● **Dataset**
======

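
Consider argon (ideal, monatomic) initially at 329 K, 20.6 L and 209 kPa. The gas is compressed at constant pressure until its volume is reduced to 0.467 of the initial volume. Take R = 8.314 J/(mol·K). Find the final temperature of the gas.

Isobaric: P stays 209 kPa; V/T = const ⇒ T₂ = 154 K, V₂ = 9.62 L.

154 K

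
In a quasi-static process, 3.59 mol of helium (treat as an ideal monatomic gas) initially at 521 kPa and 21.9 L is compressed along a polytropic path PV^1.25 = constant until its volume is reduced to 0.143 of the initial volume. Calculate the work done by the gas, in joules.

-28600 J

T₁ = P₁V₁/(nR) = 521×21.9/(3.59×8.314) = 382 K.
Polytropic n=1.25: T₂ = T₁(V₁/V₂)^(n−1) = 382×(6.99)^0.25 = 622 K; P₂ = P₁(V₁/V₂)^n = 5920 kPa.
W = (P₁V₁−P₂V₂)/(n−1) = (521×21.9−5920×3.13)/0.25 = -28600 J.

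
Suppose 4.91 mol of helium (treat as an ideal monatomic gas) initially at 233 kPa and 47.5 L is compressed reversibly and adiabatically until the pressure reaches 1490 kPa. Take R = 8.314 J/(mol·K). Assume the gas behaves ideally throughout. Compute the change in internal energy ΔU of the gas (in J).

18300 J

T₁ = P₁V₁/(nR) = 233×47.5/(4.91×8.314) = 271 K.
Adiabatic: T₂/T₁ = (P₂/P₁)^((γ−1)/γ) ⇒ T₂ = 271×(6.39)^0.400 = 569 K; V₂ = 15.6 L.
For an ideal gas ΔU = nCvΔT with Cv = (3/2)R = 12.5 J/(mol·K).
ΔU = 4.91×12.5×(569−271) = 18300 J.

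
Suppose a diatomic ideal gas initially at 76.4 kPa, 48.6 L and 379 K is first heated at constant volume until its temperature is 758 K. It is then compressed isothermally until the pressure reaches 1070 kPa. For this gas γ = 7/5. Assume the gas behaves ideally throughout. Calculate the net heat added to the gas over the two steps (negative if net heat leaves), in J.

-5170 J

n = P₁V₁/(RT₁) = 76.4×48.6/(8.314×379) = 1.18 mol.
Step 1 — Isochoric: V stays 48.6 L; P/T = const ⇒ T₂ = 758 K, P₂ = 153 kPa.
W = 0 (no volume change).
ΔU = nCvΔT = 1.18×20.8×(758−379) = 9280 J.
Q = ΔU = 9280 J.
State after step 1: P = 153 kPa, V = 48.6 L, T = 758 K.
Step 2 — Isothermal: T stays 758 K; PV = const ⇒ V₂ = 6.94 L, P₂ = 1070 kPa.
ΔU = 0 (ideal gas, T constant).
W = nRT ln(V₂/V₁) = 1.18×8.314×758×ln(0.143) = -14500 J.
Q = ΔU + W = -14500 J.
Net over both steps: W = -14500 J, Q = -5170 J, ΔU = 9280 J.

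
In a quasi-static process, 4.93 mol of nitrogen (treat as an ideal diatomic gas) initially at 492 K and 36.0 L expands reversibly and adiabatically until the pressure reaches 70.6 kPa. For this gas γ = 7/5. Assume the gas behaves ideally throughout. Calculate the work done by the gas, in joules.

P₁ = nRT₁/V₁ = 4.93×8.314×492/36.0 = 560 kPa.
Adiabatic: T₂/T₁ = (P₂/P₁)^((γ−1)/γ) ⇒ T₂ = 492×(0.126)^0.286 = 272 K; V₂ = 158 L.
ΔU = nCvΔT = 4.93×20.8×(272−492) = -22500 J.
Q = 0 for an adiabatic process, so W = −ΔU = 22500 J.

22500 J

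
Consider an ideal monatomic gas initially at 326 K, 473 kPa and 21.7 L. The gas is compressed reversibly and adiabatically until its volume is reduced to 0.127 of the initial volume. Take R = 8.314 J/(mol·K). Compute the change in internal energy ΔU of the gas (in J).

45500 J

n = P₁V₁/(RT₁) = 473×21.7/(8.314×326) = 3.79 mol.
Adiabatic: TV^(γ−1) = const ⇒ T₂ = 326×(7.87)^0.667 = 1290 K; PV^γ = const ⇒ P₂ = 14700 kPa.
For an ideal gas ΔU = nCvΔT with Cv = (3/2)R = 12.5 J/(mol·K).
ΔU = 3.79×12.5×(1290−326) = 45500 J.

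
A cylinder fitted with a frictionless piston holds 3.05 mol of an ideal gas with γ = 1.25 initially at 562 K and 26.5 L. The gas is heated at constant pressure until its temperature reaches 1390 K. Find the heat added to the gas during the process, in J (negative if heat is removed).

P₁ = nRT₁/V₁ = 3.05×8.314×562/26.5 = 538 kPa.
Isobaric: P stays 538 kPa; V/T = const ⇒ T₂ = 1390 K, V₂ = 65.5 L.
W = PΔV = 538×(65.5−26.5) kPa·L = 21000 J.
ΔU = nCvΔT = 3.05×33.3×(1390−562) = 84000 J.
Q = ΔU + W = nCpΔT = 105000 J.

105000 J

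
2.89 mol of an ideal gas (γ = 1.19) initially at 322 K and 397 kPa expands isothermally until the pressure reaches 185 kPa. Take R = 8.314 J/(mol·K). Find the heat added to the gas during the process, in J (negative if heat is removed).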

======

● **About this task**
Restate the records from above exactly as they read.

● **Your response**
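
Consider argon (ideal, monatomic) initially at 329 K, 20.6 L and 209 kPa. The gas is compressed at constant pressure until its volume is reduced to 0.467 of the initial volume. Take R = 8.314 J/(mol·K). Find the final temperature of the gas.

Isobaric: P stays 209 kPa; V/T = const ⇒ T₂ = 154 K, V₂ = 9.62 L.

154 K

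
In a quasi-static process, 3.59 mol of helium (treat as an ideal monatomic gas) initially at 521 kPa and 21.9 L is compressed along a polytropic path PV^1.25 = constant until its volume is reduced to 0.143 of the initial volume. Calculate the work done by the gas, in joules.

-28600 J

T₁ = P₁V₁/(nR) = 521×21.9/(3.59×8.314) = 382 K.
Polytropic n=1.25: T₂ = T₁(V₁/V₂)^(n−1) = 382×(6.99)^0.25 = 622 K; P₂ = P₁(V₁/V₂)^n = 5920 kPa.
W = (P₁V₁−P₂V₂)/(n−1) = (521×21.9−5920×3.13)/0.25 = -28600 J.

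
Suppose 4.91 mol of helium (treat as an ideal monatomic gas) initially at 233 kPa and 47.5 L is compressed reversibly and adiabatically until the pressure reaches 1490 kPa. Take R = 8.314 J/(mol·K). Assume the gas behaves ideally throughout. Compute the change in internal energy ΔU of the gas (in J).

18300 J

T₁ = P₁V₁/(nR) = 233×47.5/(4.91×8.314) = 271 K.
Adiabatic: T₂/T₁ = (P₂/P₁)^((γ−1)/γ) ⇒ T₂ = 271×(6.39)^0.400 = 569 K; V₂ = 15.6 L.
For an ideal gas ΔU = nCvΔT with Cv = (3/2)R = 12.5 J/(mol·K).
ΔU = 4.91×12.5×(569−271) = 18300 J.

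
Suppose a diatomic ideal gas initially at 76.4 kPa, 48.6 L and 379 K is first heated at constant volume until its temperature is 758 K. It is then compressed isothermally until the pressure reaches 1070 kPa. For this gas γ = 7/5. Assume the gas behaves ideally throughout. Calculate the net heat added to the gas over the two steps (negative if net heat leaves), in J.

-5170 J

n = P₁V₁/(RT₁) = 76.4×48.6/(8.314×379) = 1.18 mol.
Step 1 — Isochoric: V stays 48.6 L; P/T = const ⇒ T₂ = 758 K, P₂ = 153 kPa.
W = 0 (no volume change).
ΔU = nCvΔT = 1.18×20.8×(758−379) = 9280 J.
Q = ΔU = 9280 J.
State after step 1: P = 153 kPa, V = 48.6 L, T = 758 K.
Step 2 — Isothermal: T stays 758 K; PV = const ⇒ V₂ = 6.94 L, P₂ = 1070 kPa.
ΔU = 0 (ideal gas, T constant).
W = nRT ln(V₂/V₁) = 1.18×8.314×758×ln(0.143) = -14500 J.
Q = ΔU + W = -14500 J.
Net over both steps: W = -14500 J, Q = -5170 J, ΔU = 9280 J.

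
In a quasi-static process, 4.93 mol of nitrogen (treat as an ideal diatomic gas) initially at 492 K and 36.0 L expands reversibly and adiabatically until the pressure reaches 70.6 kPa. For this gas γ = 7/5. Assume the gas behaves ideally throughout. Calculate the work done by the gas, in joules.

P₁ = nRT₁/V₁ = 4.93×8.314×492/36.0 = 560 kPa.
Adiabatic: T₂/T₁ = (P₂/P₁)^((γ−1)/γ) ⇒ T₂ = 492×(0.126)^0.286 = 272 K; V₂ = 158 L.
ΔU = nCvΔT = 4.93×20.8×(272−492) = -22500 J.
Q = 0 for an adiabatic process, so W = −ΔU = 22500 J.

22500 J

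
Consider an ideal monatomic gas initially at 326 K, 473 kPa and 21.7 L. The gas is compressed reversibly and adiabatically until its volume is reduced to 0.127 of the initial volume. Take R = 8.314 J/(mol·K). Compute the change in internal energy ΔU of the gas (in J).

45500 J

n = P₁V₁/(RT₁) = 473×21.7/(8.314×326) = 3.79 mol.
Adiabatic: TV^(γ−1) = const ⇒ T₂ = 326×(7.87)^0.667 = 1290 K; PV^γ = const ⇒ P₂ = 14700 kPa.
For an ideal gas ΔU = nCvΔT with Cv = (3/2)R = 12.5 J/(mol·K).
ΔU = 3.79×12.5×(1290−326) = 45500 J.

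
A cylinder fitted with a frictionless piston holds 3.05 mol of an ideal gas with γ = 1.25 initially at 562 K and 26.5 L. The gas is heated at constant pressure until its temperature reaches 1390 K. Find the heat added to the gas during the process, in J (negative if heat is removed).

P₁ = nRT₁/V₁ = 3.05×8.314×562/26.5 = 538 kPa.
Isobaric: P stays 538 kPa; V/T = const ⇒ T₂ = 1390 K, V₂ = 65.5 L.
W = PΔV = 538×(65.5−26.5) kPa·L = 21000 J.
ΔU = nCvΔT = 3.05×33.3×(1390−562) = 84000 J.
Q = ΔU + W = nCpΔT = 105000 J.

105000 J

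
2.89 mol of an ideal gas (γ = 1.19) initially at 322 K and 397 kPa expands isothermally until the pressure reaches 185 kPa. Take R = 8.314 J/(mol·K). Find the heat added to the gas during the process, in J (negative if heat is removed).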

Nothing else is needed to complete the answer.